▸ LISTED RECORDS
○ ○ ○ ○ ○ ○ ○

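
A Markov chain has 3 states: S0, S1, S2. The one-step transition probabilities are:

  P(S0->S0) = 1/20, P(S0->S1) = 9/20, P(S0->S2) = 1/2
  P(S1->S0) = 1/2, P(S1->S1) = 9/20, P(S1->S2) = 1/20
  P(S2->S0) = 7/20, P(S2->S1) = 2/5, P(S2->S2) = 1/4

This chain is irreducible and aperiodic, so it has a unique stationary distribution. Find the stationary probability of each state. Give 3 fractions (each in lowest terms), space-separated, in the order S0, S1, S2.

Answer: 157/491 215/491 119/491

Derivation:
The stationary distribution satisfies pi = pi * P, i.e.:
  pi_S0 = 1/20*pi_S0 + 1/2*pi_S1 + 7/20*pi_S2
  pi_S1 = 9/20*pi_S0 + 9/20*pi_S1 + 2/5*pi_S2
  pi_S2 = 1/2*pi_S0 + 1/20*pi_S1 + 1/4*pi_S2
with normalization: pi_S0 + pi_S1 + pi_S2 = 1.

Using the first 2 balance equations plus normalization, the linear system A*pi = b is:
  [-19/20, 1/2, 7/20] . pi = 0
  [9/20, -11/20, 2/5] . pi = 0
  [1, 1, 1] . pi = 1

Solving yields:
  pi_S0 = 157/491
  pi_S1 = 215/491
  pi_S2 = 119/491

Verification (pi * P):
  157/491*1/20 + 215/491*1/2 + 119/491*7/20 = 157/491 = pi_S0  (ok)
  157/491*9/20 + 215/491*9/20 + 119/491*2/5 = 215/491 = pi_S1  (ok)
  157/491*1/2 + 215/491*1/20 + 119/491*1/4 = 119/491 = pi_S2  (ok)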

○ ○ ○ ○ ○ ○ ○

▸ GOAL OF THE EXERCISE
Would you reproduce the whole listing above, word for word?

▸ RESULT BELOW
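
A Markov chain has 3 states: S0, S1, S2. The one-step transition probabilities are:

  P(S0->S0) = 1/20, P(S0->S1) = 9/20, P(S0->S2) = 1/2
  P(S1->S0) = 1/2, P(S1->S1) = 9/20, P(S1->S2) = 1/20
  P(S2->S0) = 7/20, P(S2->S1) = 2/5, P(S2->S2) = 1/4

This chain is irreducible and aperiodic, so it has a unique stationary distribution. Find the stationary probability of each state. Give 3 fractions (each in lowest terms), space-separated, in the order S0, S1, S2.

Answer: 157/491 215/491 119/491

Derivation:
The stationary distribution satisfies pi = pi * P, i.e.:
  pi_S0 = 1/20*pi_S0 + 1/2*pi_S1 + 7/20*pi_S2
  pi_S1 = 9/20*pi_S0 + 9/20*pi_S1 + 2/5*pi_S2
  pi_S2 = 1/2*pi_S0 + 1/20*pi_S1 + 1/4*pi_S2
with normalization: pi_S0 + pi_S1 + pi_S2 = 1.

Using the first 2 balance equations plus normalization, the linear system A*pi = b is:
  [-19/20, 1/2, 7/20] . pi = 0
  [9/20, -11/20, 2/5] . pi = 0
  [1, 1, 1] . pi = 1

Solving yields:
  pi_S0 = 157/491
  pi_S1 = 215/491
  pi_S2 = 119/491

Verification (pi * P):
  157/491*1/20 + 215/491*1/2 + 119/491*7/20 = 157/491 = pi_S0  (ok)
  157/491*9/20 + 215/491*9/20 + 119/491*2/5 = 215/491 = pi_S1  (ok)
  157/491*1/2 + 215/491*1/20 + 119/491*1/4 = 119/491 = pi_S2  (ok)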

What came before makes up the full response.